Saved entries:
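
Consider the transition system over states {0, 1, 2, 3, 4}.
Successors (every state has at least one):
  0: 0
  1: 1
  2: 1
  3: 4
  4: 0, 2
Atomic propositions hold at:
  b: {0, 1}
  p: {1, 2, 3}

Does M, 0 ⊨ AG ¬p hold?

Yes

Sat(¬p) = {0, 4}
AG ¬p: greatest fixpoint, start Z0 = {0, 4}, keep only states in Sat with every successor in Z. Z1 = {0}; fixed.
Sat(AG ¬p) = {0}
0 ∈ Sat(AG ¬p) = {0}, so the formula holds at 0.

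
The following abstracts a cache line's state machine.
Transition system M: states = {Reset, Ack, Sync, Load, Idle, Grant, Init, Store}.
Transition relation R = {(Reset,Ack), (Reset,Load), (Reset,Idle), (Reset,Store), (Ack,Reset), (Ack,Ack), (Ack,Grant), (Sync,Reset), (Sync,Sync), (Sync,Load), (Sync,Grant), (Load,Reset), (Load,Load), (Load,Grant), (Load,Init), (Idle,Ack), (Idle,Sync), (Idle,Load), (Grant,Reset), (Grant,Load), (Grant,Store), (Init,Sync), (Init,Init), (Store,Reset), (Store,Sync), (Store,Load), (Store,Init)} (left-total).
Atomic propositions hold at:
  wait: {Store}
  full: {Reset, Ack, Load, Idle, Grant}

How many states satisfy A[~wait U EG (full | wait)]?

Sat(~wait) = {Reset, Ack, Sync, Load, Idle, Grant, Init}
Sat(full | wait) = {Reset, Ack, Load, Idle, Grant, Store}
EG (full | wait): greatest fixpoint, start Z0 = {Reset, Ack, Load, Idle, Grant, Store}, keep only states in Sat with some successor in Z. Already a fixed point.
Sat(EG (full | wait)) = {Reset, Ack, Load, Idle, Grant, Store}
A[~wait U EG (full | wait)]: least fixpoint, start Z0 = Sat(EG (full | wait)) = {Reset, Ack, Load, Idle, Grant, Store}, add states in Sat(~wait) with every successor in Z. Already a fixed point.
Sat(A[~wait U EG (full | wait)]) = {Reset, Ack, Load, Idle, Grant, Store}
|Sat(A[~wait U EG (full | wait)])| = |{Reset, Ack, Load, Idle, Grant, Store}| = 6.

6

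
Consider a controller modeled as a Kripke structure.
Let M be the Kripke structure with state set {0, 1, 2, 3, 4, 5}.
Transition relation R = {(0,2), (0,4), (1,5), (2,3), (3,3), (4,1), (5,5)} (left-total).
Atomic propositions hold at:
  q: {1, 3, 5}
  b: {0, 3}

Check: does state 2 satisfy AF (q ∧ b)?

Sat(q ∧ b) = {3}
AF (q ∧ b): least fixpoint, start Z0 = {3}, add states with every successor in Z. Z1 = {2, 3}; fixed.
Sat(AF (q ∧ b)) = {2, 3}
2 ∈ Sat(AF (q ∧ b)) = {2, 3}, so the formula holds at 2.

Yes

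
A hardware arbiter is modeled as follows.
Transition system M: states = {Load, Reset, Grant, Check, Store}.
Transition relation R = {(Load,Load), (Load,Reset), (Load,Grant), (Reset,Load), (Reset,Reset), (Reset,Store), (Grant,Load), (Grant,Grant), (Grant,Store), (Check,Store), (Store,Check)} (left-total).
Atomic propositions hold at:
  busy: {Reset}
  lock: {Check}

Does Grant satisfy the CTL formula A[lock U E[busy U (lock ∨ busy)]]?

Sat(lock ∨ busy) = {Reset, Check}
E[busy U (lock ∨ busy)]: least fixpoint, start Z0 = Sat((lock ∨ busy)) = {Reset, Check}, add states in Sat(busy) with some successor in Z. Already a fixed point.
Sat(E[busy U (lock ∨ busy)]) = {Reset, Check}
A[lock U E[busy U (lock ∨ busy)]]: least fixpoint, start Z0 = Sat(E[busy U (lock ∨ busy)]) = {Reset, Check}, add states in Sat(lock) with every successor in Z. Already a fixed point.
Sat(A[lock U E[busy U (lock ∨ busy)]]) = {Reset, Check}
Grant ∉ Sat(A[lock U E[busy U (lock ∨ busy)]]) = {Reset, Check}, so the formula does not hold at Grant.

No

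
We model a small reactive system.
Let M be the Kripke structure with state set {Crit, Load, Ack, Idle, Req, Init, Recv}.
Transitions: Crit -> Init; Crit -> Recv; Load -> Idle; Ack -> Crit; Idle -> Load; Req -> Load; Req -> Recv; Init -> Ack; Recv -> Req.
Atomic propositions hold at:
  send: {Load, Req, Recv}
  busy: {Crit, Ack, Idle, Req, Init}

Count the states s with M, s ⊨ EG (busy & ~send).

Sat(~send) = {Crit, Ack, Idle, Init}
Sat(busy & ~send) = {Crit, Ack, Idle, Init}
EG (busy & ~send): greatest fixpoint, start Z0 = {Crit, Ack, Idle, Init}, keep only states in Sat with some successor in Z. Z1 = {Crit, Ack, Init}; fixed.
Sat(EG (busy & ~send)) = {Crit, Ack, Init}
|Sat(EG (busy & ~send))| = |{Crit, Ack, Init}| = 3.

3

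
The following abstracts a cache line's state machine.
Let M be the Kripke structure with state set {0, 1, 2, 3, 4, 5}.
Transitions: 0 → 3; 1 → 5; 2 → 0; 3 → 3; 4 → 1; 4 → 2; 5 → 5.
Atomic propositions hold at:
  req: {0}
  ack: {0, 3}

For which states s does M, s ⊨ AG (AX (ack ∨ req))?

{0, 2, 3}

Sat(ack ∨ req) = {0, 3}
Sat(AX (ack ∨ req)) = {s : every successor in {0, 3}} = {0, 2, 3}
AG (AX (ack ∨ req)): greatest fixpoint, start Z0 = {0, 2, 3}, keep only states in Sat with every successor in Z. Already a fixed point.
Sat(AG (AX (ack ∨ req))) = {0, 2, 3}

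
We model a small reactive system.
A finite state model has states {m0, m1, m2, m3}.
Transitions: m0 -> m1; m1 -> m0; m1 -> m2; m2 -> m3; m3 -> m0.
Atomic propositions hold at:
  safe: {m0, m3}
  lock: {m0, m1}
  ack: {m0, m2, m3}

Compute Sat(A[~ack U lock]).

{m0, m1}

Sat(~ack) = {m1}
A[~ack U lock]: least fixpoint, start Z0 = Sat(lock) = {m0, m1}, add states in Sat(~ack) with every successor in Z. Already a fixed point.
Sat(A[~ack U lock]) = {m0, m1}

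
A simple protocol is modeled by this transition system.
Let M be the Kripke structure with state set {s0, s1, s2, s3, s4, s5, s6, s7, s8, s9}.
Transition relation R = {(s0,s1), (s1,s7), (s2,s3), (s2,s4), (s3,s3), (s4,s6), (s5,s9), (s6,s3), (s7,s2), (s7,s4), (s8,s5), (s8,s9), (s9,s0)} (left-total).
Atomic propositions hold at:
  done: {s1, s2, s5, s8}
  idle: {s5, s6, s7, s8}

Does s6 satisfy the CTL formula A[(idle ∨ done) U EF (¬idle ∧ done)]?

No

Sat(idle ∨ done) = {s1, s2, s5, s6, s7, s8}
Sat(¬idle) = {s0, s1, s2, s3, s4, s9}
Sat(¬idle ∧ done) = {s1, s2}
EF (¬idle ∧ done): least fixpoint, start Z0 = {s1, s2}, add states with some successor in Z. Z1 = {s0, s1, s2, s7}; Z2 = {s0, s1, s2, s7, s9}; Z3 = {s0, s1, s2, s5, s7, s8, s9}; fixed.
Sat(EF (¬idle ∧ done)) = {s0, s1, s2, s5, s7, s8, s9}
A[(idle ∨ done) U EF (¬idle ∧ done)]: least fixpoint, start Z0 = Sat(EF (¬idle ∧ done)) = {s0, s1, s2, s5, s7, s8, s9}, add states in Sat(idle ∨ done) with every successor in Z. Already a fixed point.
Sat(A[(idle ∨ done) U EF (¬idle ∧ done)]) = {s0, s1, s2, s5, s7, s8, s9}
s6 ∉ Sat(A[(idle ∨ done) U EF (¬idle ∧ done)]) = {s0, s1, s2, s5, s7, s8, s9}, so the formula does not hold at s6.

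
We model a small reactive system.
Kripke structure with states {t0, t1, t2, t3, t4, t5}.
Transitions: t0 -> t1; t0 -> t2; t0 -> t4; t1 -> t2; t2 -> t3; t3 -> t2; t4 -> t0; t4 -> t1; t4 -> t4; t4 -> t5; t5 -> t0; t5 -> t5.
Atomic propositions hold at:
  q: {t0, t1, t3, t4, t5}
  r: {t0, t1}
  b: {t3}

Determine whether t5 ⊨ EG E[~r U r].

Sat(~r) = {t2, t3, t4, t5}
E[~r U r]: least fixpoint, start Z0 = Sat(r) = {t0, t1}, add states in Sat(~r) with some successor in Z. Z1 = {t0, t1, t4, t5}; fixed.
Sat(E[~r U r]) = {t0, t1, t4, t5}
EG E[~r U r]: greatest fixpoint, start Z0 = {t0, t1, t4, t5}, keep only states in Sat with some successor in Z. Z1 = {t0, t4, t5}; fixed.
Sat(EG E[~r U r]) = {t0, t4, t5}
t5 ∈ Sat(EG E[~r U r]) = {t0, t4, t5}, so the formula holds at t5.

Yes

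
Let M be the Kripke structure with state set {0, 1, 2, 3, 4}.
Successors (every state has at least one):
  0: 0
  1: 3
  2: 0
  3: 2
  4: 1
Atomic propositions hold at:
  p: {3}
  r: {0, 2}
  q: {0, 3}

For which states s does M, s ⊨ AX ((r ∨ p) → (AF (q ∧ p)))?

{1, 4}

Sat(r ∨ p) = {0, 2, 3}
Sat(q ∧ p) = {3}
AF (q ∧ p): least fixpoint, start Z0 = {3}, add states with every successor in Z. Z1 = {1, 3}; Z2 = {1, 3, 4}; fixed.
Sat(AF (q ∧ p)) = {1, 3, 4}
Sat((r ∨ p) → (AF (q ∧ p))) = {1, 3, 4}
Sat(AX ((r ∨ p) → (AF (q ∧ p)))) = {s : every successor in {1, 3, 4}} = {1, 4}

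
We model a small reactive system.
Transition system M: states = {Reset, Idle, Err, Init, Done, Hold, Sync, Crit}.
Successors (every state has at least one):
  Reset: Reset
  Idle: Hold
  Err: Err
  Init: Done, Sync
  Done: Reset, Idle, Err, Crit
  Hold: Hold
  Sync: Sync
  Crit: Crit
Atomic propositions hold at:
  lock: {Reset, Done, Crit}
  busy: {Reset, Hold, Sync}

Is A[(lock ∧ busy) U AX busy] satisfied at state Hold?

Sat(lock ∧ busy) = {Reset}
Sat(AX busy) = {s : every successor in {Reset, Hold, Sync}} = {Reset, Idle, Hold, Sync}
A[(lock ∧ busy) U AX busy]: least fixpoint, start Z0 = Sat(AX busy) = {Reset, Idle, Hold, Sync}, add states in Sat(lock ∧ busy) with every successor in Z. Already a fixed point.
Sat(A[(lock ∧ busy) U AX busy]) = {Reset, Idle, Hold, Sync}
Hold ∈ Sat(A[(lock ∧ busy) U AX busy]) = {Reset, Idle, Hold, Sync}, so the formula holds at Hold.

Yes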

PROBLEM STATEMENT:
Across the preceding records, count the lines with the word "modeled" in them and give that figure alone.

EXERCISE ANSWER:
3